*Task prompt*: The answer is all of the data, repeated exactly.

-- Opening Marker --

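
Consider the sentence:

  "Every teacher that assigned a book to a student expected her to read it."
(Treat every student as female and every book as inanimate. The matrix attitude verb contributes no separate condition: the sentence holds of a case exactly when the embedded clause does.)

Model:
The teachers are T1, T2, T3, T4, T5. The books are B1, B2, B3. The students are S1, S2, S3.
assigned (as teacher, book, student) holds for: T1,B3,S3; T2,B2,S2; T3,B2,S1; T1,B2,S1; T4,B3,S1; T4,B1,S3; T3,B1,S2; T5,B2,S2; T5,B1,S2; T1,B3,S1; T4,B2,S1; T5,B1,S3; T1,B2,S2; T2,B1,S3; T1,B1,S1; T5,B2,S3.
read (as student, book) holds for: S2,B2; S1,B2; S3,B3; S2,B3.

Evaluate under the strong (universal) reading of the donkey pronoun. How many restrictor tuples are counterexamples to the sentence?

9

"her" takes "a student" as antecedent and "it" takes "a book"; both are donkey pronouns co-varying with the restrictor.
Strong reading: for every (t,b,s) with assigned(t,b,s), read(s,b).
Restrictor triples: (T1,B1,S1)→read(S1,B1) ✗  (T1,B2,S1)→read(S1,B2) ✓  (T1,B2,S2)→read(S2,B2) ✓  (T1,B3,S1)→read(S1,B3) ✗  (T1,B3,S3)→read(S3,B3) ✓  (T2,B1,S3)→read(S3,B1) ✗  (T2,B2,S2)→read(S2,B2) ✓  (T3,B1,S2)→read(S2,B1) ✗  (T3,B2,S1)→read(S1,B2) ✓  (T4,B1,S3)→read(S3,B1) ✗  (T4,B2,S1)→read(S1,B2) ✓  (T4,B3,S1)→read(S1,B3) ✗  (T5,B1,S2)→read(S2,B1) ✗  (T5,B1,S3)→read(S3,B1) ✗  (T5,B2,S2)→read(S2,B2) ✓  (T5,B2,S3)→read(S3,B2) ✗
Counterexamples (restrictor triples failing the scope): 9.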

-- Closing Marker --

*Task response*:
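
Consider the sentence:

  "Every teacher that assigned a book to a student expected her to read it."
(Treat every student as female and every book as inanimate. The matrix attitude verb contributes no separate condition: the sentence holds of a case exactly when the embedded clause does.)

Model:
The teachers are T1, T2, T3, T4, T5. The books are B1, B2, B3. The students are S1, S2, S3.
assigned (as teacher, book, student) holds for: T1,B3,S3; T2,B2,S2; T3,B2,S1; T1,B2,S1; T4,B3,S1; T4,B1,S3; T3,B1,S2; T5,B2,S2; T5,B1,S2; T1,B3,S1; T4,B2,S1; T5,B1,S3; T1,B2,S2; T2,B1,S3; T1,B1,S1; T5,B2,S3.
read (as student, book) holds for: S2,B2; S1,B2; S3,B3; S2,B3.

Evaluate under the strong (universal) reading of the donkey pronoun. How many restrictor tuples are counterexamples to the sentence?

9

"her" takes "a student" as antecedent and "it" takes "a book"; both are donkey pronouns co-varying with the restrictor.
Strong reading: for every (t,b,s) with assigned(t,b,s), read(s,b).
Restrictor triples: (T1,B1,S1)→read(S1,B1) ✗  (T1,B2,S1)→read(S1,B2) ✓  (T1,B2,S2)→read(S2,B2) ✓  (T1,B3,S1)→read(S1,B3) ✗  (T1,B3,S3)→read(S3,B3) ✓  (T2,B1,S3)→read(S3,B1) ✗  (T2,B2,S2)→read(S2,B2) ✓  (T3,B1,S2)→read(S2,B1) ✗  (T3,B2,S1)→read(S1,B2) ✓  (T4,B1,S3)→read(S3,B1) ✗  (T4,B2,S1)→read(S1,B2) ✓  (T4,B3,S1)→read(S1,B3) ✗  (T5,B1,S2)→read(S2,B1) ✗  (T5,B1,S3)→read(S3,B1) ✗  (T5,B2,S2)→read(S2,B2) ✓  (T5,B2,S3)→read(S3,B2) ✗
Counterexamples (restrictor triples failing the scope): 9.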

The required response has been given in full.